* What this task involves
Output only the lines from the start of the entries through the line holding "N13 | -21 | 10 |". Each line must match the original exactly.

(Collected data entries)
········

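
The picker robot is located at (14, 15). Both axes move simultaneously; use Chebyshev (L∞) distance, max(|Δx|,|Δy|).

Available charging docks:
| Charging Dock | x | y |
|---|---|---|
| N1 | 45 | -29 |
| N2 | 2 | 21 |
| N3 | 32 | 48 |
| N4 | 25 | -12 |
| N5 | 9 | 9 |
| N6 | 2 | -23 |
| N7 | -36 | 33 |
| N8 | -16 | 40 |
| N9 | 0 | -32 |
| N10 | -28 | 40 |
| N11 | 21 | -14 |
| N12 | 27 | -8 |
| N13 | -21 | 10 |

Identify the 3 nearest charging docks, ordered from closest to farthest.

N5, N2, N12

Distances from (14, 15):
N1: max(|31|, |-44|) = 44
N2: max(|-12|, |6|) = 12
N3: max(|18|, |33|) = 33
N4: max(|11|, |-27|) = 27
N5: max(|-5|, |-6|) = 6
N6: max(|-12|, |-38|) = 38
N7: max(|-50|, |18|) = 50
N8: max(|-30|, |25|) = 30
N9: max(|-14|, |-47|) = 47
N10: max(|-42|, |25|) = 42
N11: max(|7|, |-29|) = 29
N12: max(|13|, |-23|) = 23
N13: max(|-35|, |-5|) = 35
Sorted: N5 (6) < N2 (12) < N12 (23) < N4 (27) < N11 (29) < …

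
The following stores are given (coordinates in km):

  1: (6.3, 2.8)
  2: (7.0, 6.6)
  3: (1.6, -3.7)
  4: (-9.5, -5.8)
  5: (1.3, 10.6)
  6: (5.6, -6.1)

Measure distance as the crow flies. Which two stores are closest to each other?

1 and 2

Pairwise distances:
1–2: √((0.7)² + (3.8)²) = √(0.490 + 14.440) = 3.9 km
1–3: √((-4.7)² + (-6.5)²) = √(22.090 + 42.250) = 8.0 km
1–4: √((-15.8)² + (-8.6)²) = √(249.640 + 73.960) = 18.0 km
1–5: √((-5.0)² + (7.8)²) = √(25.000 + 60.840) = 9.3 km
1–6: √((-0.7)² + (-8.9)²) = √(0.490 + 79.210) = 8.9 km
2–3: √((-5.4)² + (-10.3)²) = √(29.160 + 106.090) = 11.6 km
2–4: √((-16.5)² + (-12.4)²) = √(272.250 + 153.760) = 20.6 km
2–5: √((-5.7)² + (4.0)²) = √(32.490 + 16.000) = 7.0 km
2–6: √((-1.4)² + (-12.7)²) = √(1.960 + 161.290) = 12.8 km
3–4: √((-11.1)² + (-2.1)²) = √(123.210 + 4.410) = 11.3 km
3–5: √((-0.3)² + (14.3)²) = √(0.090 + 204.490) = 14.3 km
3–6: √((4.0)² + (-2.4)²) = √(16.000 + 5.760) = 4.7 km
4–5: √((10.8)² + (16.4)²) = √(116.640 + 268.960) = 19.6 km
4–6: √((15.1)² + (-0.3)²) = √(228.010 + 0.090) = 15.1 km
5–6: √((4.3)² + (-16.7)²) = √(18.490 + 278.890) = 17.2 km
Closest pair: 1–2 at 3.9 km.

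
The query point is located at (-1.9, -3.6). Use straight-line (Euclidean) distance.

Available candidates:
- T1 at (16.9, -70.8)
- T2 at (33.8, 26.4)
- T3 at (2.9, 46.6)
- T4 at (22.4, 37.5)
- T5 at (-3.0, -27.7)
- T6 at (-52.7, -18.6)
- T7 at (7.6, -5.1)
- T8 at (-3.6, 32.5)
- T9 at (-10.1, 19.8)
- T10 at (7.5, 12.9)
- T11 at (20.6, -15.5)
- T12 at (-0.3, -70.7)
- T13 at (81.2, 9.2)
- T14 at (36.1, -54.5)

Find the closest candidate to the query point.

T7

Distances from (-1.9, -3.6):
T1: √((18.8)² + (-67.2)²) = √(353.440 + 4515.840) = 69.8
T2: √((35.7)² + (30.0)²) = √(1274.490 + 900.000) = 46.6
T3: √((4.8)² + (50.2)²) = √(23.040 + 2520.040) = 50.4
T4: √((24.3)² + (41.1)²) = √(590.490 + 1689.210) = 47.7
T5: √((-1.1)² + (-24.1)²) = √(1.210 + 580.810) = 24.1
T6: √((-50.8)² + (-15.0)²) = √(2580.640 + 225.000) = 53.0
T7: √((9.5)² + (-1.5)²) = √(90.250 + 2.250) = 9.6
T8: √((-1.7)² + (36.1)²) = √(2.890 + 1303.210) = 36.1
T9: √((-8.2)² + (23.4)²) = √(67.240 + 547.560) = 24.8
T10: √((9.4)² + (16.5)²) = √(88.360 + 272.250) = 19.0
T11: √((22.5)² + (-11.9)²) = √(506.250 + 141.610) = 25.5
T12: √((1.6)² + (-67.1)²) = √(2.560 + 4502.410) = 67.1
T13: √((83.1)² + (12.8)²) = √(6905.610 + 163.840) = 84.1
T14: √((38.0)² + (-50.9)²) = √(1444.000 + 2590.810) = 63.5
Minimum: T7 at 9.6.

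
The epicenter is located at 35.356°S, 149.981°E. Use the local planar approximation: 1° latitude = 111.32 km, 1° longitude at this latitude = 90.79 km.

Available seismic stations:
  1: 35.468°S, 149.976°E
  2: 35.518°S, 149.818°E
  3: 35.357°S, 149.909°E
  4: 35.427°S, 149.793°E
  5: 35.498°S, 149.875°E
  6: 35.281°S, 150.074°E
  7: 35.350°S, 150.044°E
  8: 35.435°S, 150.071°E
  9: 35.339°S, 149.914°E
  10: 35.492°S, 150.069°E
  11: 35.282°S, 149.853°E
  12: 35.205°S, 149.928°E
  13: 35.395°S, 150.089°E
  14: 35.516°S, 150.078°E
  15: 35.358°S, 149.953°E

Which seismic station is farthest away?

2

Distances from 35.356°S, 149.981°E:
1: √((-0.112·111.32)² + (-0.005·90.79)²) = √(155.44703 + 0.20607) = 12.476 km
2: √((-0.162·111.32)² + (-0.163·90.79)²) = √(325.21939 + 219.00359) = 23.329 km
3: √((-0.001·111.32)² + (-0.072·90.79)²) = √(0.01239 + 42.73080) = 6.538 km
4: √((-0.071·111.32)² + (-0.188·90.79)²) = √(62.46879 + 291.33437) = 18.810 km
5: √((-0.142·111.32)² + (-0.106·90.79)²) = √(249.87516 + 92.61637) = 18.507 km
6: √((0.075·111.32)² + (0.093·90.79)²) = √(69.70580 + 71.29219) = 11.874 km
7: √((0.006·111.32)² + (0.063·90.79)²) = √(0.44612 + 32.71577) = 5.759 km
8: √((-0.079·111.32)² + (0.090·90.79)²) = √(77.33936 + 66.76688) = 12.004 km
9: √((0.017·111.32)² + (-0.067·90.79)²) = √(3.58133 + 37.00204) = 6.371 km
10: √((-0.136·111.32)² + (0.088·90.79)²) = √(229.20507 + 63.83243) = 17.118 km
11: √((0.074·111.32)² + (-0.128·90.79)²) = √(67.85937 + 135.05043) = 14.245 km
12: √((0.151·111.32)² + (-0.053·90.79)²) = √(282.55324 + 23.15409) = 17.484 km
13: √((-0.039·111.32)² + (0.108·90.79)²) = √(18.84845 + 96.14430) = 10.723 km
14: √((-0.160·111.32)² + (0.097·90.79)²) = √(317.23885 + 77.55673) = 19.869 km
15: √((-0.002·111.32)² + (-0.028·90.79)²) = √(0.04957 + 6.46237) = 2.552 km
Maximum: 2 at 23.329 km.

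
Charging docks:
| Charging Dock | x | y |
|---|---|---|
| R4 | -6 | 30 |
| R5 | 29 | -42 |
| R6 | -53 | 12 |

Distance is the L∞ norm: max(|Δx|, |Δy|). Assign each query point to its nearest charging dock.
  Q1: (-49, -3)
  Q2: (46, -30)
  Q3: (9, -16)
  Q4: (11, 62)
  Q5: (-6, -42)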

········

* Result below
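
The picker robot is located at (14, 15). Both axes move simultaneously; use Chebyshev (L∞) distance, max(|Δx|,|Δy|).

Available charging docks:
| Charging Dock | x | y |
|---|---|---|
| N1 | 45 | -29 |
| N2 | 2 | 21 |
| N3 | 32 | 48 |
| N4 | 25 | -12 |
| N5 | 9 | 9 |
| N6 | 2 | -23 |
| N7 | -36 | 33 |
| N8 | -16 | 40 |
| N9 | 0 | -32 |
| N10 | -28 | 40 |
| N11 | 21 | -14 |
| N12 | 27 | -8 |
| N13 | -21 | 10 |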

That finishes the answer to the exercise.